EXERCISE PROMPT
Copy nothing before the line containing "What is the diameter". Reproduce that line and all that follow, exactly, through the end of the records.

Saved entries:
*** Block opens ***

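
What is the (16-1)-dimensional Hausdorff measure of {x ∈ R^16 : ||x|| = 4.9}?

The surface area of an n-ball is 2π^(n/2) r^(n-1) / Γ(n/2). For n=16, r=4.9: 8.48672e+10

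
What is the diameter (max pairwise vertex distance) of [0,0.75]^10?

d = √(0.75² + 0.75² + ... + 0.75²) [10 terms] = √(10·0.75²) = 0.75√10 ≈ 2.37171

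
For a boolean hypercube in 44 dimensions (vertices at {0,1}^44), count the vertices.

The 44-cube has 2^44 = 17592186044416 vertices.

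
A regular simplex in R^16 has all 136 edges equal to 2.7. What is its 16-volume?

For a regular n-simplex with edge a, V = (a^n / n!)·√((n+1)/2^n). With a=2.7, n=16: V ≈ 6.14024e-09.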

*** Block closes ***

ANSWER SECTION
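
What is the diameter (max pairwise vertex distance) of [0,0.75]^10?

d = √(0.75² + 0.75² + ... + 0.75²) [10 terms] = √(10·0.75²) = 0.75√10 ≈ 2.37171

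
For a boolean hypercube in 44 dimensions (vertices at {0,1}^44), count the vertices.

The 44-cube has 2^44 = 17592186044416 vertices.

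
A regular simplex in R^16 has all 136 edges equal to 2.7. What is its 16-volume?

For a regular n-simplex with edge a, V = (a^n / n!)·√((n+1)/2^n). With a=2.7, n=16: V ≈ 6.14024e-09.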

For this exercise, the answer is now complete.